## EXERCISE PROMPT
Each line below from the one containing "0 1 2 3 4 5 6 7 8" through the one containing "Grid: 9×8 cells." should be output exactly as it stands, and no other line should appear.

□ □ □

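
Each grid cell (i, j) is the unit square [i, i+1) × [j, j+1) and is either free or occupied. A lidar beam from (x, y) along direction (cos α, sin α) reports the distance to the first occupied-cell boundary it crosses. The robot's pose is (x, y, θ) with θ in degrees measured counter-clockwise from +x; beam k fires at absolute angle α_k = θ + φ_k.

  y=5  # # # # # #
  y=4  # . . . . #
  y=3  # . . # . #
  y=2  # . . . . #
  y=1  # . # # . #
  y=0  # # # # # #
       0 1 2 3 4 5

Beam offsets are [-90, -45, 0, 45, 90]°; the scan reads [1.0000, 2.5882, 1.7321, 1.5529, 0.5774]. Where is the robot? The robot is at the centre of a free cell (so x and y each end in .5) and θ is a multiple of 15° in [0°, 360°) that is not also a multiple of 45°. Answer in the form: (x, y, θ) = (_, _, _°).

(x, y, θ) = (2.5, 2.5, 150°)

The pose lattice has 13·16 = 208 candidates. Test each by forward raycasting.
  (3.5, 2.5, 150°): beam 1 = 0.5774 ≠ 1.0000 ✗
  (3.5, 4.5, 165°): beam 1 = 0.5176 ≠ 1.0000 ✗
  (1.5, 1.5, 30°): beam 1 = 0.5774 ≠ 1.0000 ✗
  …
  (2.5, 2.5, 150°): r_1=1.0000, r_2=2.5882, r_3=1.7321, r_4=1.5529, r_5=0.5774 — all match ✓
Only this pose fits every beam.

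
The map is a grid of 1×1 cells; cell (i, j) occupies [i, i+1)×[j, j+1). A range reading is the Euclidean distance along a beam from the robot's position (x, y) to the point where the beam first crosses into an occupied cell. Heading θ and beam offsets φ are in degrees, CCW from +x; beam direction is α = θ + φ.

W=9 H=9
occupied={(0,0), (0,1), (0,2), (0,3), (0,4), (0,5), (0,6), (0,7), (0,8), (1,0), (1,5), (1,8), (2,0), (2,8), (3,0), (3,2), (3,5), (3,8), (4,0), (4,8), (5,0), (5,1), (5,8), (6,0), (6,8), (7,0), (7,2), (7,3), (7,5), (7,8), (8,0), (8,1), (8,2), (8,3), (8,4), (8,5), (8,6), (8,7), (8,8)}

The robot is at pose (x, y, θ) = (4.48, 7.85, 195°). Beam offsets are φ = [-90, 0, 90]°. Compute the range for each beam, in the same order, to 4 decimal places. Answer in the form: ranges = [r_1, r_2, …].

ranges = [0.1553, 3.6028, 7.0916]

beam 1: φ=-90°, α=105°
  cosα=-0.2588 sinα=0.9659 | (4,7) | tMaxX 1.8546 tMaxY 0.1553 | tΔX 3.8637 tΔY 1.0353
    t=0.1553 [y] (4,8) — stop
  → r_1 = 0.1553
beam 2: φ=0°, α=195°
  cosα=-0.9659 sinα=-0.2588 | (4,7) | tMaxX 0.4969 tMaxY 3.2841 | tΔX 1.0353 tΔY 3.8637
    t=0.4969 [x] (3,7)
    t=1.5322 [x] (2,7)
    t=2.5675 [x] (1,7)
    t=3.2841 [y] (1,6)
    t=3.6028 [x] (0,6) — stop
  → r_2 = 3.6028
beam 3: φ=90°, α=285°
  cosα=0.2588 sinα=-0.9659 | (4,7) | tMaxX 2.0091 tMaxY 0.8800 | tΔX 3.8637 tΔY 1.0353
    t=0.8800 [y] (4,6)
    t=1.9153 [y] (4,5)
    t=2.0091 [x] (5,5)
    t=2.9505 [y] (5,4)
    t=3.9858 [y] (5,3)
    t=5.0211 [y] (5,2)
    t=5.8728 [x] (6,2)
    t=6.0564 [y] (6,1)
    t=7.0916 [y] (6,0) — stop
  → r_3 = 7.0916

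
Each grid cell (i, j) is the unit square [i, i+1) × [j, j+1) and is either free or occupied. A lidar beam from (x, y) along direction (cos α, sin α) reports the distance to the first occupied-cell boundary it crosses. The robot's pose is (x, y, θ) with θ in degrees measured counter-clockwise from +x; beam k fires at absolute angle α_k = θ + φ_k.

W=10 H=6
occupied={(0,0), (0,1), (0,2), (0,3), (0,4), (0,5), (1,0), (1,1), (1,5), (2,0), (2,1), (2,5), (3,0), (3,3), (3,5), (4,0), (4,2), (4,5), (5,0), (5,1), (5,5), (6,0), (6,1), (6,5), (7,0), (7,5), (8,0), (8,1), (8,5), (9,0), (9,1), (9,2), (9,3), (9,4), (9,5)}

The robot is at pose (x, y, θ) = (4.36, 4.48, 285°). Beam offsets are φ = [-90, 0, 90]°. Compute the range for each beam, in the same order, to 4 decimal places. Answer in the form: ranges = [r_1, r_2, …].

ranges = [3.4785, 1.5322, 2.0091]

beam 1: φ=-90°, α=195°
  dir = (cos 195°, sin 195°) = (-0.9659, -0.2588); from cell (4,4)
  next x-line at t=0.3727, next y-line at t=1.8546; Δt_x=1.0353, Δt_y=3.8637
    x: enter (3,4) at t=0.3727
    x: enter (2,4) at t=1.4080
    y: enter (2,3) at t=1.8546
    x: enter (1,3) at t=2.4433
    x: enter (0,3) at t=3.4785 ← occupied
  → r_1 = 3.4785
beam 2: φ=0°, α=285°
  dir = (cos 285°, sin 285°) = (0.2588, -0.9659); from cell (4,4)
  next x-line at t=2.4728, next y-line at t=0.4969; Δt_x=3.8637, Δt_y=1.0353
    y: enter (4,3) at t=0.4969
    y: enter (4,2) at t=1.5322 ← occupied
  → r_2 = 1.5322
beam 3: φ=90°, α=15°
  dir = (cos 15°, sin 15°) = (0.9659, 0.2588); from cell (4,4)
  next x-line at t=0.6626, next y-line at t=2.0091; Δt_x=1.0353, Δt_y=3.8637
    x: enter (5,4) at t=0.6626
    x: enter (6,4) at t=1.6979
    y: enter (6,5) at t=2.0091 ← occupied
  → r_3 = 2.0091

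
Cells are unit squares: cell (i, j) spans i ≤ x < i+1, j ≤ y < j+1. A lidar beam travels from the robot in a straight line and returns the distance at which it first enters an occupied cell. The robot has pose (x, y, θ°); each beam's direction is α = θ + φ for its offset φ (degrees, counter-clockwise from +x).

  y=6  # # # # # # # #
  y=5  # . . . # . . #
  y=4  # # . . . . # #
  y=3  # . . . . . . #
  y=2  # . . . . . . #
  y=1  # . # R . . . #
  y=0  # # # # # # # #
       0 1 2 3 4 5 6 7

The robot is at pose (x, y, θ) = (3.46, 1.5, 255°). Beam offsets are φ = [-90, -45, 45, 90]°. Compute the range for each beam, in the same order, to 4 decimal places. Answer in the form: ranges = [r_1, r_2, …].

ranges = [0.4762, 0.5312, 0.5774, 1.9319]

beam 1: φ=-90°, α=165°
  direction (-0.9659, 0.2588); cell (3,1); t to first gridline: x 0.4762, y 1.9319 (then +1.0353 / +3.8637)
    (2,1) via x @ 0.4762  # hit
  → r_1 = 0.4762
beam 2: φ=-45°, α=210°
  direction (-0.8660, -0.5000); cell (3,1); t to first gridline: x 0.5312, y 1.0000 (then +1.1547 / +2.0000)
    (2,1) via x @ 0.5312  # hit
  → r_2 = 0.5312
beam 3: φ=45°, α=300°
  direction (0.5000, -0.8660); cell (3,1); t to first gridline: x 1.0800, y 0.5774 (then +2.0000 / +1.1547)
    (3,0) via y @ 0.5774  # hit
  → r_3 = 0.5774
beam 4: φ=90°, α=345°
  direction (0.9659, -0.2588); cell (3,1); t to first gridline: x 0.5590, y 1.9319 (then +1.0353 / +3.8637)
    (4,1) via x @ 0.5590
    (5,1) via x @ 1.5943
    (5,0) via y @ 1.9319  # hit
  → r_4 = 1.9319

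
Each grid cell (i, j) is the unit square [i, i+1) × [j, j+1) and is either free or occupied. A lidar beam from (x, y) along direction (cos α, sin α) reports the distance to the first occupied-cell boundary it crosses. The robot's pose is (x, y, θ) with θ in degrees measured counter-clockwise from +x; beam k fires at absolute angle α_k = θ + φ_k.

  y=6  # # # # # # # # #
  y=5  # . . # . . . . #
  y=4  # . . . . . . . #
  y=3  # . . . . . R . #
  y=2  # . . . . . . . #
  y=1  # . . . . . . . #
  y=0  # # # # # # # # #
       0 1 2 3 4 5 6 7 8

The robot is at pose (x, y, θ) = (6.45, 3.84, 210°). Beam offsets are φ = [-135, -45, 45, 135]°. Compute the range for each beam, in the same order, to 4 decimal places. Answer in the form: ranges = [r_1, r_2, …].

beam 1: φ=-135°, α=75°
  cosα=0.2588 sinα=0.9659 | (6,3) | tMaxX 2.1250 tMaxY 0.1656 | tΔX 3.8637 tΔY 1.0353
    t=0.1656 [y] (6,4)
    t=1.2009 [y] (6,5)
    t=2.1250 [x] (7,5)
    t=2.2362 [y] (7,6) — stop
  → r_1 = 2.2362
beam 2: φ=-45°, α=165°
  cosα=-0.9659 sinα=0.2588 | (6,3) | tMaxX 0.4659 tMaxY 0.6182 | tΔX 1.0353 tΔY 3.8637
    t=0.4659 [x] (5,3)
    t=0.6182 [y] (5,4)
    t=1.5012 [x] (4,4)
    t=2.5364 [x] (3,4)
    t=3.5717 [x] (2,4)
    t=4.4819 [y] (2,5)
    t=4.6070 [x] (1,5)
    t=5.6423 [x] (0,5) — stop
  → r_2 = 5.6423
beam 3: φ=45°, α=255°
  cosα=-0.2588 sinα=-0.9659 | (6,3) | tMaxX 1.7387 tMaxY 0.8696 | tΔX 3.8637 tΔY 1.0353
    t=0.8696 [y] (6,2)
    t=1.7387 [x] (5,2)
    t=1.9049 [y] (5,1)
    t=2.9402 [y] (5,0) — stop
  → r_3 = 2.9402
beam 4: φ=135°, α=345°
  cosα=0.9659 sinα=-0.2588 | (6,3) | tMaxX 0.5694 tMaxY 3.2455 | tΔX 1.0353 tΔY 3.8637
    t=0.5694 [x] (7,3)
    t=1.6047 [x] (8,3) — stop
  → r_4 = 1.6047

ranges = [2.2362, 5.6423, 2.9402, 1.6047]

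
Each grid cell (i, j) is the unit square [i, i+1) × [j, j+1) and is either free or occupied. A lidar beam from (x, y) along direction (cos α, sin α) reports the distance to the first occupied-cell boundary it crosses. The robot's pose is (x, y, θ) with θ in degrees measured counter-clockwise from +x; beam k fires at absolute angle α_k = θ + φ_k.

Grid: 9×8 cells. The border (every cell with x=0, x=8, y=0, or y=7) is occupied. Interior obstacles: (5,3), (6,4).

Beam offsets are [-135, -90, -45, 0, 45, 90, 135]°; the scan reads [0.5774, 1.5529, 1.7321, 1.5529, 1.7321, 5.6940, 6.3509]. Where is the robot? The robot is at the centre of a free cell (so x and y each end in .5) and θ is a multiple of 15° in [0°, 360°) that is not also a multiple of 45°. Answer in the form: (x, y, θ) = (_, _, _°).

(x, y, θ) = (6.5, 5.5, 75°)

The pose lattice has 40·16 = 640 candidates. Test each by forward raycasting.
  (4.5, 5.5, 345°): beam 1 = 4.0415 ≠ 0.5774 ✗
  (2.5, 6.5, 210°): beam 1 = 0.5176 ≠ 0.5774 ✗
  (5.5, 1.5, 210°): beam 1 = 1.5529 ≠ 0.5774 ✗
  (4.5, 6.5, 330°): beam 1 = 3.6235 ≠ 0.5774 ✗
  (1.5, 4.5, 300°): beam 1 = 0.5176 ≠ 0.5774 ✗
  …
  (6.5, 5.5, 75°): r_1=0.5774, r_2=1.5529, r_3=1.7321, r_4=1.5529, r_5=1.7321, r_6=5.6940, r_7=6.3509 — all match ✓
Unique over the lattice → pose = (6.5, 5.5, 75°).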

□ □ □

## WRITTEN REPLY
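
       0 1 2 3 4 5 6 7 8

The robot is at pose (x, y, θ) = (6.45, 3.84, 210°). Beam offsets are φ = [-135, -45, 45, 135]°. Compute the range for each beam, in the same order, to 4 decimal places. Answer in the form: ranges = [r_1, r_2, …].

beam 1: φ=-135°, α=75°
  cosα=0.2588 sinα=0.9659 | (6,3) | tMaxX 2.1250 tMaxY 0.1656 | tΔX 3.8637 tΔY 1.0353
    t=0.1656 [y] (6,4)
    t=1.2009 [y] (6,5)
    t=2.1250 [x] (7,5)
    t=2.2362 [y] (7,6) — stop
  → r_1 = 2.2362
beam 2: φ=-45°, α=165°
  cosα=-0.9659 sinα=0.2588 | (6,3) | tMaxX 0.4659 tMaxY 0.6182 | tΔX 1.0353 tΔY 3.8637
    t=0.4659 [x] (5,3)
    t=0.6182 [y] (5,4)
    t=1.5012 [x] (4,4)
    t=2.5364 [x] (3,4)
    t=3.5717 [x] (2,4)
    t=4.4819 [y] (2,5)
    t=4.6070 [x] (1,5)
    t=5.6423 [x] (0,5) — stop
  → r_2 = 5.6423
beam 3: φ=45°, α=255°
  cosα=-0.2588 sinα=-0.9659 | (6,3) | tMaxX 1.7387 tMaxY 0.8696 | tΔX 3.8637 tΔY 1.0353
    t=0.8696 [y] (6,2)
    t=1.7387 [x] (5,2)
    t=1.9049 [y] (5,1)
    t=2.9402 [y] (5,0) — stop
  → r_3 = 2.9402
beam 4: φ=135°, α=345°
  cosα=0.9659 sinα=-0.2588 | (6,3) | tMaxX 0.5694 tMaxY 3.2455 | tΔX 1.0353 tΔY 3.8637
    t=0.5694 [x] (7,3)
    t=1.6047 [x] (8,3) — stop
  → r_4 = 1.6047

ranges = [2.2362, 5.6423, 2.9402, 1.6047]

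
Each grid cell (i, j) is the unit square [i, i+1) × [j, j+1) and is either free or occupied. A lidar beam from (x, y) along direction (cos α, sin α) reports the distance to the first occupied-cell boundary it crosses. The robot's pose is (x, y, θ) with θ in degrees measured counter-clockwise from +x; beam k fires at absolute angle α_k = θ + φ_k.

Grid: 9×8 cells. The border (every cell with x=0, x=8, y=0, or y=7) is occupied. Interior obstacles: (5,3), (6,4).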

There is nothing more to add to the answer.